TASK ITEM —
Starting from the line containing "Which characters correspond", write out the rest of the entries exactly, through the final line, including nothing else.

Items listed in a dataset
◆ ◆ ◆ ◆ ◆

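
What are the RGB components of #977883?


Hex: #977883
R = 97₁₆ = 151
G = 78₁₆ = 120
B = 83₁₆ = 131
= RGB(151, 120, 131)


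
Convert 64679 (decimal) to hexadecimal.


Divide by 16 repeatedly:
64679 ÷ 16 = 4042 remainder 7 (7)
4042 ÷ 16 = 252 remainder 10 (A)
252 ÷ 16 = 15 remainder 12 (C)
15 ÷ 16 = 0 remainder 15 (F)
Reading remainders bottom-up:
= 0xFCA7


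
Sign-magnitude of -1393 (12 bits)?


Sign bit: 1 (negative)
Magnitude: 1393 = 10101110001
= 110101110001


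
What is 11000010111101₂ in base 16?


Group into 4-bit nibbles: 0011000010111101
  0011 = 3
  0000 = 0
  1011 = B
  1101 = D
= 0x30BD


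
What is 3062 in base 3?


Divide by 3 repeatedly:
3062 ÷ 3 = 1020 remainder 2
1020 ÷ 3 = 340 remainder 0
340 ÷ 3 = 113 remainder 1
113 ÷ 3 = 37 remainder 2
37 ÷ 3 = 12 remainder 1
12 ÷ 3 = 4 remainder 0
4 ÷ 3 = 1 remainder 1
1 ÷ 3 = 0 remainder 1
Reading remainders bottom-up:
= 11012102


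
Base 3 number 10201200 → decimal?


Positional values (base 3):
  0 × 3^0 = 0 × 1 = 0
  0 × 3^1 = 0 × 3 = 0
  2 × 3^2 = 2 × 9 = 18
  1 × 3^3 = 1 × 27 = 27
  0 × 3^4 = 0 × 81 = 0
  2 × 3^5 = 2 × 243 = 486
  0 × 3^6 = 0 × 729 = 0
  1 × 3^7 = 1 × 2187 = 2187
Sum = 0 + 0 + 18 + 27 + 0 + 486 + 0 + 2187
= 2718


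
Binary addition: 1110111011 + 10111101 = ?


Align and add column by column (LSB to MSB, carry propagating):
  01110111011
+ 00010111101
  -----------
  col 0: 1 + 1 + 0 (carry in) = 2 → bit 0, carry out 1
  col 1: 1 + 0 + 1 (carry in) = 2 → bit 0, carry out 1
  col 2: 0 + 1 + 1 (carry in) = 2 → bit 0, carry out 1
  col 3: 1 + 1 + 1 (carry in) = 3 → bit 1, carry out 1
  col 4: 1 + 1 + 1 (carry in) = 3 → bit 1, carry out 1
  col 5: 1 + 1 + 1 (carry in) = 3 → bit 1, carry out 1
  col 6: 0 + 0 + 1 (carry in) = 1 → bit 1, carry out 0
  col 7: 1 + 1 + 0 (carry in) = 2 → bit 0, carry out 1
  col 8: 1 + 0 + 1 (carry in) = 2 → bit 0, carry out 1
  col 9: 1 + 0 + 1 (carry in) = 2 → bit 0, carry out 1
  col 10: 0 + 0 + 1 (carry in) = 1 → bit 1, carry out 0
Reading bits MSB→LSB: 10001111000
Strip leading zeros: 10001111000
= 10001111000


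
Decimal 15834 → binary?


Divide by 2 repeatedly:
15834 ÷ 2 = 7917 remainder 0
7917 ÷ 2 = 3958 remainder 1
3958 ÷ 2 = 1979 remainder 0
1979 ÷ 2 = 989 remainder 1
989 ÷ 2 = 494 remainder 1
494 ÷ 2 = 247 remainder 0
247 ÷ 2 = 123 remainder 1
123 ÷ 2 = 61 remainder 1
61 ÷ 2 = 30 remainder 1
30 ÷ 2 = 15 remainder 0
15 ÷ 2 = 7 remainder 1
7 ÷ 2 = 3 remainder 1
3 ÷ 2 = 1 remainder 1
1 ÷ 2 = 0 remainder 1
Reading remainders bottom-up:
= 11110111011010


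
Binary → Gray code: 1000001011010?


Binary: 1000001011010
Gray code: G = B XOR (B >> 1)
B >> 1 = 0100000101101
1000001011010 XOR 0100000101101:
  1 XOR 0 = 1
  0 XOR 1 = 1
  0 XOR 0 = 0
  0 XOR 0 = 0
  0 XOR 0 = 0
  0 XOR 0 = 0
  1 XOR 0 = 1
  0 XOR 1 = 1
  1 XOR 0 = 1
  1 XOR 1 = 0
  0 XOR 1 = 1
  1 XOR 0 = 1
  0 XOR 1 = 1
= 1100001110111


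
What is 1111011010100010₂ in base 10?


Positional values:
Bit 1: 1 × 2^1 = 2
Bit 5: 1 × 2^5 = 32
Bit 7: 1 × 2^7 = 128
Bit 9: 1 × 2^9 = 512
Bit 10: 1 × 2^10 = 1024
Bit 12: 1 × 2^12 = 4096
Bit 13: 1 × 2^13 = 8192
Bit 14: 1 × 2^14 = 16384
Bit 15: 1 × 2^15 = 32768
Sum = 2 + 32 + 128 + 512 + 1024 + 4096 + 8192 + 16384 + 32768
= 63138


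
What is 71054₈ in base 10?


Positional values:
Position 0: 4 × 8^0 = 4
Position 1: 5 × 8^1 = 40
Position 2: 0 × 8^2 = 0
Position 3: 1 × 8^3 = 512
Position 4: 7 × 8^4 = 28672
Sum = 4 + 40 + 0 + 512 + 28672
= 29228


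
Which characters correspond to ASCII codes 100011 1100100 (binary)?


Codes (binary): 100011 1100100
Per-code ASCII lookup:
  100011 = 35  (special character) → '#'
  1100100 = 100  (range 97-122: lowercase, 100 - 97 = 3) → 'd'
= '#d'


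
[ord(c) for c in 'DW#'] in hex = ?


String: 'DW#'  (3 characters)
Per-character ASCII lookup:
  'D': uppercase starts at 65: 'D' = 65 + 3 = 68 → 0x44
  'W': uppercase starts at 65: 'W' = 65 + 22 = 87 → 0x57
  '#': special character: '#' = 35 → 0x23
= 0x44 0x57 0x23


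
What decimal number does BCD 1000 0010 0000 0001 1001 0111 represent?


Each 4-bit group → digit:
  1000 → 8
  0010 → 2
  0000 → 0
  0001 → 1
  1001 → 9
  0111 → 7
= 820197


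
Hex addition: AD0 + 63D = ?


Align and add column by column (LSB to MSB, each column mod 16 with carry):
  0AD0
+ 063D
  ----
  col 0: 0(0) + D(13) + 0 (carry in) = 13 → D(13), carry out 0
  col 1: D(13) + 3(3) + 0 (carry in) = 16 → 0(0), carry out 1
  col 2: A(10) + 6(6) + 1 (carry in) = 17 → 1(1), carry out 1
  col 3: 0(0) + 0(0) + 1 (carry in) = 1 → 1(1), carry out 0
Reading digits MSB→LSB: 110D
Strip leading zeros: 110D
= 0x110D


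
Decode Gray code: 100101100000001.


Gray code: 100101100000001
MSB stays the same: 1
Each subsequent bit = prev_binary XOR current_gray:
  B[1] = 1 XOR 0 = 1
  B[2] = 1 XOR 0 = 1
  B[3] = 1 XOR 1 = 0
  B[4] = 0 XOR 0 = 0
  B[5] = 0 XOR 1 = 1
  B[6] = 1 XOR 1 = 0
  B[7] = 0 XOR 0 = 0
  B[8] = 0 XOR 0 = 0
  B[9] = 0 XOR 0 = 0
  B[10] = 0 XOR 0 = 0
  B[11] = 0 XOR 0 = 0
  B[12] = 0 XOR 0 = 0
  B[13] = 0 XOR 0 = 0
  B[14] = 0 XOR 1 = 1
= 111001000000001 (29185 decimal)


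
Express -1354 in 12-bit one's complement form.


Original: 010101001010
Invert all bits:
  bit 0: 0 → 1
  bit 1: 1 → 0
  bit 2: 0 → 1
  bit 3: 1 → 0
  bit 4: 0 → 1
  bit 5: 1 → 0
  bit 6: 0 → 1
  bit 7: 0 → 1
  bit 8: 1 → 0
  bit 9: 0 → 1
  bit 10: 1 → 0
  bit 11: 0 → 1
= 101010110101


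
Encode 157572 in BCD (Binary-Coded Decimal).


Each digit → 4-bit binary:
  1 → 0001
  5 → 0101
  7 → 0111
  5 → 0101
  7 → 0111
  2 → 0010
= 0001 0101 0111 0101 0111 0010


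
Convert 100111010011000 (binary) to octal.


Group into 3-bit groups: 100111010011000
  100 = 4
  111 = 7
  010 = 2
  011 = 3
  000 = 0
= 0o47230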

◆ ◆ ◆ ◆ ◆

EXERCISE SOLUTION —
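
Which characters correspond to ASCII codes 100011 1100100 (binary)?


Codes (binary): 100011 1100100
Per-code ASCII lookup:
  100011 = 35  (special character) → '#'
  1100100 = 100  (range 97-122: lowercase, 100 - 97 = 3) → 'd'
= '#d'


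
[ord(c) for c in 'DW#'] in hex = ?


String: 'DW#'  (3 characters)
Per-character ASCII lookup:
  'D': uppercase starts at 65: 'D' = 65 + 3 = 68 → 0x44
  'W': uppercase starts at 65: 'W' = 65 + 22 = 87 → 0x57
  '#': special character: '#' = 35 → 0x23
= 0x44 0x57 0x23


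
What decimal number does BCD 1000 0010 0000 0001 1001 0111 represent?


Each 4-bit group → digit:
  1000 → 8
  0010 → 2
  0000 → 0
  0001 → 1
  1001 → 9
  0111 → 7
= 820197


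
Hex addition: AD0 + 63D = ?


Align and add column by column (LSB to MSB, each column mod 16 with carry):
  0AD0
+ 063D
  ----
  col 0: 0(0) + D(13) + 0 (carry in) = 13 → D(13), carry out 0
  col 1: D(13) + 3(3) + 0 (carry in) = 16 → 0(0), carry out 1
  col 2: A(10) + 6(6) + 1 (carry in) = 17 → 1(1), carry out 1
  col 3: 0(0) + 0(0) + 1 (carry in) = 1 → 1(1), carry out 0
Reading digits MSB→LSB: 110D
Strip leading zeros: 110D
= 0x110D


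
Decode Gray code: 100101100000001.


Gray code: 100101100000001
MSB stays the same: 1
Each subsequent bit = prev_binary XOR current_gray:
  B[1] = 1 XOR 0 = 1
  B[2] = 1 XOR 0 = 1
  B[3] = 1 XOR 1 = 0
  B[4] = 0 XOR 0 = 0
  B[5] = 0 XOR 1 = 1
  B[6] = 1 XOR 1 = 0
  B[7] = 0 XOR 0 = 0
  B[8] = 0 XOR 0 = 0
  B[9] = 0 XOR 0 = 0
  B[10] = 0 XOR 0 = 0
  B[11] = 0 XOR 0 = 0
  B[12] = 0 XOR 0 = 0
  B[13] = 0 XOR 0 = 0
  B[14] = 0 XOR 1 = 1
= 111001000000001 (29185 decimal)


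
Express -1354 in 12-bit one's complement form.


Original: 010101001010
Invert all bits:
  bit 0: 0 → 1
  bit 1: 1 → 0
  bit 2: 0 → 1
  bit 3: 1 → 0
  bit 4: 0 → 1
  bit 5: 1 → 0
  bit 6: 0 → 1
  bit 7: 0 → 1
  bit 8: 1 → 0
  bit 9: 0 → 1
  bit 10: 1 → 0
  bit 11: 0 → 1
= 101010110101


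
Encode 157572 in BCD (Binary-Coded Decimal).


Each digit → 4-bit binary:
  1 → 0001
  5 → 0101
  7 → 0111
  5 → 0101
  7 → 0111
  2 → 0010
= 0001 0101 0111 0101 0111 0010


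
Convert 100111010011000 (binary) to octal.


Group into 3-bit groups: 100111010011000
  100 = 4
  111 = 7
  010 = 2
  011 = 3
  000 = 0
= 0o47230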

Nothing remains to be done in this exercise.